Start of Dataset content

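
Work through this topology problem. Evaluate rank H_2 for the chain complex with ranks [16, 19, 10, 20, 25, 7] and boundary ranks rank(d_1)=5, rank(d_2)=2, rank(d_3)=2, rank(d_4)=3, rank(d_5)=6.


rank H_k = rank(ker d_k) - rank(im d_{k+1}).
rank(ker d_2) = rank(C_2) - rank(d_2) = 10 - 2 = 8.
rank(im d_{2+1}) = 2.
rank H_2 = 8 - 2 = 6

6


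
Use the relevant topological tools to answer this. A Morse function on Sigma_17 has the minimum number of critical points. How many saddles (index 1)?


A perfect Morse function has m_k = b_k.
For Sigma_17: b_0=1, b_1=2g=34, b_2=1.
Saddles m_1 = 2g = 34

34


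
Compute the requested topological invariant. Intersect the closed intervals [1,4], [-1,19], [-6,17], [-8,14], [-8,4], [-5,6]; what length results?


Intersection = [max(a_i), min(b_i)] = [1, 4].
Length = 4 - 1 = 3

3


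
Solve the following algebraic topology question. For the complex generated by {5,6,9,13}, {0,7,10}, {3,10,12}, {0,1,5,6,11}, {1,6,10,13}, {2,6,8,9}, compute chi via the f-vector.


Enumerate all faces; f-vector: f_0=13, f_1=30, f_2=24, f_3=8, f_4=1.
chi = sum (-1)^k f_k = 0

0


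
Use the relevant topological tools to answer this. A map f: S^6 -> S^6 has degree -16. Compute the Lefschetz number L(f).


On S^6: L(f) = tr(f_0*) + (-1)^6 tr(f_6*) = 1 + (-1)^6 * deg(f).
L(f) = 1 + (-1)^6 * -16 = 1 + -16 = -15

-15


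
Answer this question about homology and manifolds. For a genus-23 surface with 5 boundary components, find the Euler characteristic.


For a compact orientable surface with genus g and b boundary components: chi = 2 - 2g - b.
chi = 2 - 2*23 - 5 = 2 - 46 - 5 = -49

-49


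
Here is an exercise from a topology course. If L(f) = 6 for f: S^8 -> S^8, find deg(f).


L(f) = 1 + (-1)^8 deg(f) on S^8.
6 = 1 + (-1)^8 * deg(f)
(-1)^8 * deg(f) = 5
deg(f) = 5

5


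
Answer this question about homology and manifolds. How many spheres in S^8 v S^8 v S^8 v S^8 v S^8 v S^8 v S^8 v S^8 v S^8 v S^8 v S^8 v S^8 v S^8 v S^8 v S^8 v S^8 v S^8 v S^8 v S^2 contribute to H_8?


For a wedge of spheres, H_k (k>0) is free on one generator per sphere of dimension k.
Spheres of dimension 8: count = 18.
b_8 = 18

18


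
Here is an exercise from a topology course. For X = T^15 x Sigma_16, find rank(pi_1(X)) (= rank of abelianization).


pi_1(A x B) = pi_1(A) x pi_1(B); rank of abelianization = b_1.
b_1(T^15) = 15, b_1(Sigma_16) = 2*16 = 32.
b_1(product) = 15 + 32 = 47

47


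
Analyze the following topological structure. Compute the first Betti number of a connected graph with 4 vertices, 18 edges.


For a connected graph: rank(pi_1) = b_1 = E - V + 1 = 1 - chi.
chi = V - E = 4 - 18 = -14.
rank = 1 - (-14) = 18 - 4 + 1 = 15

15


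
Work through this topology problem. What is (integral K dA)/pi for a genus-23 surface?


Gauss-Bonnet: integral K dA = 2*pi*chi(M).
chi(Sigma_23) = 2 - 2*23 = -44.
(integral K dA)/pi = 2*chi = 2*(-44) = -88

-88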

End of Dataset content

What is being asked: Exactly as shown above, return every record.

Final answer:
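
Work through this topology problem. Evaluate rank H_2 for the chain complex with ranks [16, 19, 10, 20, 25, 7] and boundary ranks rank(d_1)=5, rank(d_2)=2, rank(d_3)=2, rank(d_4)=3, rank(d_5)=6.


rank H_k = rank(ker d_k) - rank(im d_{k+1}).
rank(ker d_2) = rank(C_2) - rank(d_2) = 10 - 2 = 8.
rank(im d_{2+1}) = 2.
rank H_2 = 8 - 2 = 6

6


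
Use the relevant topological tools to answer this. A Morse function on Sigma_17 has the minimum number of critical points. How many saddles (index 1)?


A perfect Morse function has m_k = b_k.
For Sigma_17: b_0=1, b_1=2g=34, b_2=1.
Saddles m_1 = 2g = 34

34


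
Compute the requested topological invariant. Intersect the closed intervals [1,4], [-1,19], [-6,17], [-8,14], [-8,4], [-5,6]; what length results?


Intersection = [max(a_i), min(b_i)] = [1, 4].
Length = 4 - 1 = 3

3


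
Solve the following algebraic topology question. For the complex generated by {5,6,9,13}, {0,7,10}, {3,10,12}, {0,1,5,6,11}, {1,6,10,13}, {2,6,8,9}, compute chi via the f-vector.


Enumerate all faces; f-vector: f_0=13, f_1=30, f_2=24, f_3=8, f_4=1.
chi = sum (-1)^k f_k = 0

0


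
Use the relevant topological tools to answer this. A map f: S^6 -> S^6 has degree -16. Compute the Lefschetz number L(f).


On S^6: L(f) = tr(f_0*) + (-1)^6 tr(f_6*) = 1 + (-1)^6 * deg(f).
L(f) = 1 + (-1)^6 * -16 = 1 + -16 = -15

-15


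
Answer this question about homology and manifolds. For a genus-23 surface with 5 boundary components, find the Euler characteristic.


For a compact orientable surface with genus g and b boundary components: chi = 2 - 2g - b.
chi = 2 - 2*23 - 5 = 2 - 46 - 5 = -49

-49


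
Here is an exercise from a topology course. If L(f) = 6 for f: S^8 -> S^8, find deg(f).


L(f) = 1 + (-1)^8 deg(f) on S^8.
6 = 1 + (-1)^8 * deg(f)
(-1)^8 * deg(f) = 5
deg(f) = 5

5


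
Answer this question about homology and manifolds. How many spheres in S^8 v S^8 v S^8 v S^8 v S^8 v S^8 v S^8 v S^8 v S^8 v S^8 v S^8 v S^8 v S^8 v S^8 v S^8 v S^8 v S^8 v S^8 v S^2 contribute to H_8?


For a wedge of spheres, H_k (k>0) is free on one generator per sphere of dimension k.
Spheres of dimension 8: count = 18.
b_8 = 18

18


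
Here is an exercise from a topology course. For X = T^15 x Sigma_16, find rank(pi_1(X)) (= rank of abelianization).


pi_1(A x B) = pi_1(A) x pi_1(B); rank of abelianization = b_1.
b_1(T^15) = 15, b_1(Sigma_16) = 2*16 = 32.
b_1(product) = 15 + 32 = 47

47


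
Analyze the following topological structure. Compute the first Betti number of a connected graph with 4 vertices, 18 edges.


For a connected graph: rank(pi_1) = b_1 = E - V + 1 = 1 - chi.
chi = V - E = 4 - 18 = -14.
rank = 1 - (-14) = 18 - 4 + 1 = 15

15


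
Work through this topology problem. What is (integral K dA)/pi for a genus-23 surface?


Gauss-Bonnet: integral K dA = 2*pi*chi(M).
chi(Sigma_23) = 2 - 2*23 = -44.
(integral K dA)/pi = 2*chi = 2*(-44) = -88

-88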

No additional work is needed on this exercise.